_What is required_
Would you output the entries below only from the line containing "Under the criterion" through the line containing "on the penult", exactly as they stand and with both ends included?

_Extracted material_

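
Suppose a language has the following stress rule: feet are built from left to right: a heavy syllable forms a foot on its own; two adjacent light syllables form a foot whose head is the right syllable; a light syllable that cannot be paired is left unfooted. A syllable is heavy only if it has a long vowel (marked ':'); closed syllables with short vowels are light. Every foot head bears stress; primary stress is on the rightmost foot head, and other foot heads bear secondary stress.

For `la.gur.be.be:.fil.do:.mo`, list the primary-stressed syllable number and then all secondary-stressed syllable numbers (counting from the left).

primary 6, secondary 2, 4

Weights: 1 la L, 2 gur L, 3 be L, 4 be: H, 5 fil L, 6 do: H, 7 mo L.
Parse left to right (heavy = foot alone; LL = one foot; stranded L unfooted): (la.ˈgur) be (ˈbe:) fil (ˈdo:) mo.
Foot heads: 2, 4, 6.
Primary stress on the rightmost head = syllable 6.
Secondary stress on 2, 4: la.ˌgur.be.ˌbe:.fil.ˈdo:.mo.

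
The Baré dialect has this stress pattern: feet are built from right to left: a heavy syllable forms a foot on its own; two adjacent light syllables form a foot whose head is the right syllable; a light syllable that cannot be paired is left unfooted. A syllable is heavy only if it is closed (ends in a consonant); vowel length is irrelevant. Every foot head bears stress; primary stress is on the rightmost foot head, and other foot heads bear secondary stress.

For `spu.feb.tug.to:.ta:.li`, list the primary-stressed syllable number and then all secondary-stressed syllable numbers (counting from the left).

Weights: 1 spu L, 2 feb H, 3 tug H, 4 to: L, 5 ta: L, 6 li L.
Parse right to left (heavy = foot alone; LL = one foot; stranded L unfooted): spu (ˈfeb) (ˈtug) to: (ta:.ˈli).
Foot heads: 2, 3, 6.
Primary stress on the rightmost head = syllable 6.
Secondary stress on 2, 3: spu.ˌfeb.ˌtug.to:.ta:.ˈli.

primary 6, secondary 2, 3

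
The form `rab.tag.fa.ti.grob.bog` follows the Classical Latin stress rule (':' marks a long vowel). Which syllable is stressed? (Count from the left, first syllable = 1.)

5

Classical Latin: stress the penult if heavy (long vowel or closed), else the antepenult.
Weights: 4 ti L, 5 grob H, 6 bog H.
The penult (syllable 5, grob) is heavy, so it takes stress.
Stress on syllable 5: rab.tag.fa.ti.ˈgrob.bog.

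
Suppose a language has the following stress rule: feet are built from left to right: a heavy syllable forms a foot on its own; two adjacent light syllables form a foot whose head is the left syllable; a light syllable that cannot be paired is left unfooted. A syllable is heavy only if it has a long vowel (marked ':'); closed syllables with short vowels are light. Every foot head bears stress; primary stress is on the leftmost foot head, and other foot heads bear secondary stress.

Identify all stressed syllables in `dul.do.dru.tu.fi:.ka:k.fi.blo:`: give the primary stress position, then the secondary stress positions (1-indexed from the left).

primary 1, secondary 3, 5, 6, 8

Weights: 1 dul L, 2 do L, 3 dru L, 4 tu L, 5 fi: H, 6 ka:k H, 7 fi L, 8 blo: H.
Parse left to right (heavy = foot alone; LL = one foot; stranded L unfooted): (ˈdul.do) (ˈdru.tu) (ˈfi:) (ˈka:k) fi (ˈblo:).
Foot heads: 1, 3, 5, 6, 8.
Primary stress on the leftmost head = syllable 1.
Secondary stress on 3, 5, 6, 8: ˈdul.do.ˌdru.tu.ˌfi:.ˌka:k.fi.ˌblo:.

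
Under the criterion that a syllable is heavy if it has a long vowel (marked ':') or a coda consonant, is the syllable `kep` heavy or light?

`kep`: short vowel, closed (coda /p/). Closed → heavy.

heavy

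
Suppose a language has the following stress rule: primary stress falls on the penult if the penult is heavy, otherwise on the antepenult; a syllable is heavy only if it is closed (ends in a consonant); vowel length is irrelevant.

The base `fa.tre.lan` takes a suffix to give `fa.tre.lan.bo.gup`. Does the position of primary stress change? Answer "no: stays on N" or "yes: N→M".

Base `fa.tre.lan` (3 syllables):
  Weights: 1 fa L, 2 tre L, 3 lan H.
  The penult (syllable 2, tre) is light, so stress falls on the antepenult (syllable 1, fa).
  → primary stress on syllable 1.
Suffixed `fa.tre.lan.bo.gup` (5 syllables):
  Weights: 3 lan H, 4 bo L, 5 gup H.
  The penult (syllable 4, bo) is light, so stress falls on the antepenult (syllable 3, lan).
  → primary stress on syllable 3.

yes: 1→3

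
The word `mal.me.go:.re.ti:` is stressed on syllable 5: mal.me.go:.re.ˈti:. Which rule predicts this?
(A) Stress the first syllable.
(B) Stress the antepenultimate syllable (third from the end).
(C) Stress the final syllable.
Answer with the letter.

Rule A → syllable 1 (observed: 5).
Rule B → syllable 3 (observed: 5).
Rule C → syllable 5 ✓.

C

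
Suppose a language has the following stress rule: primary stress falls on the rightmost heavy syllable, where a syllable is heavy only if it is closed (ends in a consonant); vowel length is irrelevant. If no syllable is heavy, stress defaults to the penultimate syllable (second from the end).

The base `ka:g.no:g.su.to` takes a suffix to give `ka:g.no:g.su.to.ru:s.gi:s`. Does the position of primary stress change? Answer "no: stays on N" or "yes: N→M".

Base `ka:g.no:g.su.to` (4 syllables):
  Weights: 1 ka:g H, 2 no:g H, 3 su L, 4 to L.
  Heavy syllables in the domain: 1, 2. The rightmost is syllable 2 (no:g).
  → primary stress on syllable 2.
Suffixed `ka:g.no:g.su.to.ru:s.gi:s` (6 syllables):
  Weights: 1 ka:g H, 2 no:g H, 3 su L, 4 to L, 5 ru:s H, 6 gi:s H.
  Heavy syllables in the domain: 1, 2, 5, 6. The rightmost is syllable 6 (gi:s).
  → primary stress on syllable 6.

yes: 2→6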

_Exercise solution_
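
Under the criterion that a syllable is heavy if it has a long vowel (marked ':') or a coda consonant, is the syllable `kep` heavy or light?

`kep`: short vowel, closed (coda /p/). Closed → heavy.

heavy

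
Suppose a language has the following stress rule: primary stress falls on the penult if the penult is heavy, otherwise on the antepenult; a syllable is heavy only if it is closed (ends in a consonant); vowel length is irrelevant.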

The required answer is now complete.